Segment Open

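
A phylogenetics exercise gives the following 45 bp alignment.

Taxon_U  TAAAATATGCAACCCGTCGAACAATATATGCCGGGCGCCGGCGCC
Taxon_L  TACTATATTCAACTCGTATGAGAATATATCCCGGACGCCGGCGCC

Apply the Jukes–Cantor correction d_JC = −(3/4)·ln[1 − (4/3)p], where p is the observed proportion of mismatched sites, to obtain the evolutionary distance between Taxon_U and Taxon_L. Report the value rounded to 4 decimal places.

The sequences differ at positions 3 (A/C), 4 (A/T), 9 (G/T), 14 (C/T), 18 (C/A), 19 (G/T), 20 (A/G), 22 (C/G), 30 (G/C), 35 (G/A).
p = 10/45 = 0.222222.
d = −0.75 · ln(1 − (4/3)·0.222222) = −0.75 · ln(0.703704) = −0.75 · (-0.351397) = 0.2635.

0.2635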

Segment Closed
Segment Open

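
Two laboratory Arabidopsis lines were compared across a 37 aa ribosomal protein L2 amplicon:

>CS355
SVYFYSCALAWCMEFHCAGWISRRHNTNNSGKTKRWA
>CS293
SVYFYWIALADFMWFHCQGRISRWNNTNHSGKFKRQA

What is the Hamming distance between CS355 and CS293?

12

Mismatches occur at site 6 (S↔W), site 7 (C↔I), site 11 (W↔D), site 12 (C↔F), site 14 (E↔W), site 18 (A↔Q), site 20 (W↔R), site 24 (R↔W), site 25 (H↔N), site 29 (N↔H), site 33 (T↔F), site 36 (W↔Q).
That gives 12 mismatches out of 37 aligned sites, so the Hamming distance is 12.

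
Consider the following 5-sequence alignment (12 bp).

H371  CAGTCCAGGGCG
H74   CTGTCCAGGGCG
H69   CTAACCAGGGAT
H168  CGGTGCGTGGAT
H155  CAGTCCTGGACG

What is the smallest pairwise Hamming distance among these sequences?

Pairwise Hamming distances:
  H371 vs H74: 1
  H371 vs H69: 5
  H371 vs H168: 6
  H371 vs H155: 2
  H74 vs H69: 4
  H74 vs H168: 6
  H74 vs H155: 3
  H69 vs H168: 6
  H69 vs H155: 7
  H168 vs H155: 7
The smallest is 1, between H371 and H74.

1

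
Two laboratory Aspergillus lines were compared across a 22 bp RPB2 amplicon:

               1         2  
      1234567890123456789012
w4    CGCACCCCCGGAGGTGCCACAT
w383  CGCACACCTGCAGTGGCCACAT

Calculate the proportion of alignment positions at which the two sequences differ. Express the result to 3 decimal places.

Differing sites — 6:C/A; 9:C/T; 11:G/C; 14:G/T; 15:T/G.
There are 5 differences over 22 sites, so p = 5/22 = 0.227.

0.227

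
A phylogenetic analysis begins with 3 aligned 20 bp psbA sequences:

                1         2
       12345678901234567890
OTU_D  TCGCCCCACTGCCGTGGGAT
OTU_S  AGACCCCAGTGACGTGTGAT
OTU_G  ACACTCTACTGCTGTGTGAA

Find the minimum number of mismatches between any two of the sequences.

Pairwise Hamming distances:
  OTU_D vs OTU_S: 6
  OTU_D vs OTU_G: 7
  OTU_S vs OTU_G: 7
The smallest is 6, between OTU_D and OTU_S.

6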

Segment Closed

→ Task objective
From the material above, gather all lines that include the string "following" and copy them.

→ Reply to the task
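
A phylogenetics exercise gives the following 45 bp alignment.
Consider the following 5-sequence alignment (12 bp).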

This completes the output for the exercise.